All records below must be retyped exactly.

--- GIVEN ENTRIES Enclosed Below ---

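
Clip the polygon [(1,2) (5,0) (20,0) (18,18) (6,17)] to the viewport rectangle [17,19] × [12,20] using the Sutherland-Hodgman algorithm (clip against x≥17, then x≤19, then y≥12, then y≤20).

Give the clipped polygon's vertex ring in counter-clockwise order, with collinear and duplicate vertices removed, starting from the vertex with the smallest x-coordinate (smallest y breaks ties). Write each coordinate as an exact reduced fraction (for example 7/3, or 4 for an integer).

Clipped polygon: [(17,12) (56/3,12) (18,18) (17,215/12)]

1. After x ≥ 17: [(17,0) (20,0) (18,18) (17,215/12)]
2. After x ≤ 19: [(17,0) (19,0) (19,9) (18,18) (17,215/12)]
3. After y ≥ 12: [(17,12) (56/3,12) (18,18) (17,215/12)]
4. After y ≤ 20: [(17,12) (56/3,12) (18,18) (17,215/12)]
5. Canonical ring: [(17,12) (56/3,12) (18,18) (17,215/12)]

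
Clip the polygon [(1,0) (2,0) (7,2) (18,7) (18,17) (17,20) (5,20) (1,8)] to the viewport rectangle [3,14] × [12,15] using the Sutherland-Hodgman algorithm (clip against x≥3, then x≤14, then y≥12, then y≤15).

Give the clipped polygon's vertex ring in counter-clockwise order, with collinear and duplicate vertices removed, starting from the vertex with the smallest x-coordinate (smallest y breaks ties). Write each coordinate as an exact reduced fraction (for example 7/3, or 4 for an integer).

1. After x ≥ 3: [(3,2/5) (7,2) (18,7) (18,17) (17,20) (5,20) (3,14)]
2. After x ≤ 14: [(3,2/5) (7,2) (14,57/11) (14,20) (5,20) (3,14)]
3. After y ≥ 12: [(3,12) (14,12) (14,20) (5,20) (3,14)]
4. After y ≤ 15: [(3,12) (14,12) (14,15) (10/3,15) (3,14)]
5. Canonical ring: [(3,12) (14,12) (14,15) (10/3,15) (3,14)]

Clipped polygon: [(3,12) (14,12) (14,15) (10/3,15) (3,14)]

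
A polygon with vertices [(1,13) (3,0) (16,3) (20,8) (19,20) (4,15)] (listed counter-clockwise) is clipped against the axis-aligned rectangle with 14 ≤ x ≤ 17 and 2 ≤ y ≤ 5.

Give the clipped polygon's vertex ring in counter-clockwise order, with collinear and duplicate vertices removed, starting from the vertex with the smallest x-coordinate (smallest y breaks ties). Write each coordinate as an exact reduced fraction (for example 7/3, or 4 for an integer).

Clipped polygon: [(14,33/13) (16,3) (17,17/4) (17,5) (14,5)]

1. After x ≥ 14: [(14,33/13) (16,3) (20,8) (19,20) (14,55/3)]
2. After x ≤ 17: [(14,33/13) (16,3) (17,17/4) (17,58/3) (14,55/3)]
3. After y ≥ 2: [(14,33/13) (16,3) (17,17/4) (17,58/3) (14,55/3)]
4. After y ≤ 5: [(14,5) (14,33/13) (16,3) (17,17/4) (17,5)]
5. Canonical ring: [(14,33/13) (16,3) (17,17/4) (17,5) (14,5)]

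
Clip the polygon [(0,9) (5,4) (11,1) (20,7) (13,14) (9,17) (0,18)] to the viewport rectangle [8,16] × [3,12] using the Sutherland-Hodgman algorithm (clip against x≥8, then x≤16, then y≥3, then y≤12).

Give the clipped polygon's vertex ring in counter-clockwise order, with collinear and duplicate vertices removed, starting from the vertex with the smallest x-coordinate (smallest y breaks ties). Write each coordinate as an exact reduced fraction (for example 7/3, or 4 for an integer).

1. After x ≥ 8: [(8,5/2) (11,1) (20,7) (13,14) (9,17) (8,154/9)]
2. After x ≤ 16: [(8,5/2) (11,1) (16,13/3) (16,11) (13,14) (9,17) (8,154/9)]
3. After y ≥ 3: [(8,3) (14,3) (16,13/3) (16,11) (13,14) (9,17) (8,154/9)]
4. After y ≤ 12: [(8,12) (8,3) (14,3) (16,13/3) (16,11) (15,12)]
5. Canonical ring: [(8,3) (14,3) (16,13/3) (16,11) (15,12) (8,12)]

Clipped polygon: [(8,3) (14,3) (16,13/3) (16,11) (15,12) (8,12)]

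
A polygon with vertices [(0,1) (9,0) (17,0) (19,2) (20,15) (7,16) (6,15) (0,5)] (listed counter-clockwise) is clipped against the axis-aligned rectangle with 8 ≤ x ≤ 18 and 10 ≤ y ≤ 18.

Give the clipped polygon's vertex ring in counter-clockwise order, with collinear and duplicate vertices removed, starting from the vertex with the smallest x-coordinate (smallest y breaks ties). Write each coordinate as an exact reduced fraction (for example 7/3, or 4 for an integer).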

--- End of Enclosed GIVEN ENTRIES ---

**RESPONSE AREA**
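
Clip the polygon [(1,2) (5,0) (20,0) (18,18) (6,17)] to the viewport rectangle [17,19] × [12,20] using the Sutherland-Hodgman algorithm (clip against x≥17, then x≤19, then y≥12, then y≤20).

Give the clipped polygon's vertex ring in counter-clockwise order, with collinear and duplicate vertices removed, starting from the vertex with the smallest x-coordinate (smallest y breaks ties). Write each coordinate as an exact reduced fraction (for example 7/3, or 4 for an integer).

Clipped polygon: [(17,12) (56/3,12) (18,18) (17,215/12)]

1. After x ≥ 17: [(17,0) (20,0) (18,18) (17,215/12)]
2. After x ≤ 19: [(17,0) (19,0) (19,9) (18,18) (17,215/12)]
3. After y ≥ 12: [(17,12) (56/3,12) (18,18) (17,215/12)]
4. After y ≤ 20: [(17,12) (56/3,12) (18,18) (17,215/12)]
5. Canonical ring: [(17,12) (56/3,12) (18,18) (17,215/12)]

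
Clip the polygon [(1,0) (2,0) (7,2) (18,7) (18,17) (17,20) (5,20) (1,8)] to the viewport rectangle [3,14] × [12,15] using the Sutherland-Hodgman algorithm (clip against x≥3, then x≤14, then y≥12, then y≤15).

Give the clipped polygon's vertex ring in counter-clockwise order, with collinear and duplicate vertices removed, starting from the vertex with the smallest x-coordinate (smallest y breaks ties). Write each coordinate as an exact reduced fraction (for example 7/3, or 4 for an integer).

1. After x ≥ 3: [(3,2/5) (7,2) (18,7) (18,17) (17,20) (5,20) (3,14)]
2. After x ≤ 14: [(3,2/5) (7,2) (14,57/11) (14,20) (5,20) (3,14)]
3. After y ≥ 12: [(3,12) (14,12) (14,20) (5,20) (3,14)]
4. After y ≤ 15: [(3,12) (14,12) (14,15) (10/3,15) (3,14)]
5. Canonical ring: [(3,12) (14,12) (14,15) (10/3,15) (3,14)]

Clipped polygon: [(3,12) (14,12) (14,15) (10/3,15) (3,14)]

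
A polygon with vertices [(1,13) (3,0) (16,3) (20,8) (19,20) (4,15)] (listed counter-clockwise) is clipped against the axis-aligned rectangle with 14 ≤ x ≤ 17 and 2 ≤ y ≤ 5.

Give the clipped polygon's vertex ring in counter-clockwise order, with collinear and duplicate vertices removed, starting from the vertex with the smallest x-coordinate (smallest y breaks ties). Write each coordinate as an exact reduced fraction (for example 7/3, or 4 for an integer).

Clipped polygon: [(14,33/13) (16,3) (17,17/4) (17,5) (14,5)]

1. After x ≥ 14: [(14,33/13) (16,3) (20,8) (19,20) (14,55/3)]
2. After x ≤ 17: [(14,33/13) (16,3) (17,17/4) (17,58/3) (14,55/3)]
3. After y ≥ 2: [(14,33/13) (16,3) (17,17/4) (17,58/3) (14,55/3)]
4. After y ≤ 5: [(14,5) (14,33/13) (16,3) (17,17/4) (17,5)]
5. Canonical ring: [(14,33/13) (16,3) (17,17/4) (17,5) (14,5)]

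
Clip the polygon [(0,9) (5,4) (11,1) (20,7) (13,14) (9,17) (0,18)] to the viewport rectangle [8,16] × [3,12] using the Sutherland-Hodgman algorithm (clip against x≥8, then x≤16, then y≥3, then y≤12).

Give the clipped polygon's vertex ring in counter-clockwise order, with collinear and duplicate vertices removed, starting from the vertex with the smallest x-coordinate (smallest y breaks ties). Write each coordinate as an exact reduced fraction (for example 7/3, or 4 for an integer).

1. After x ≥ 8: [(8,5/2) (11,1) (20,7) (13,14) (9,17) (8,154/9)]
2. After x ≤ 16: [(8,5/2) (11,1) (16,13/3) (16,11) (13,14) (9,17) (8,154/9)]
3. After y ≥ 3: [(8,3) (14,3) (16,13/3) (16,11) (13,14) (9,17) (8,154/9)]
4. After y ≤ 12: [(8,12) (8,3) (14,3) (16,13/3) (16,11) (15,12)]
5. Canonical ring: [(8,3) (14,3) (16,13/3) (16,11) (15,12) (8,12)]

Clipped polygon: [(8,3) (14,3) (16,13/3) (16,11) (15,12) (8,12)]

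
A polygon with vertices [(0,1) (9,0) (17,0) (19,2) (20,15) (7,16) (6,15) (0,5)] (listed counter-clockwise) is clipped against the axis-aligned rectangle with 8 ≤ x ≤ 18 and 10 ≤ y ≤ 18.

Give the clipped polygon's vertex ring in counter-clockwise order, with collinear and duplicate vertices removed, starting from the vertex with the smallest x-coordinate (smallest y breaks ties). Write each coordinate as an exact reduced fraction (for example 7/3, or 4 for an integer).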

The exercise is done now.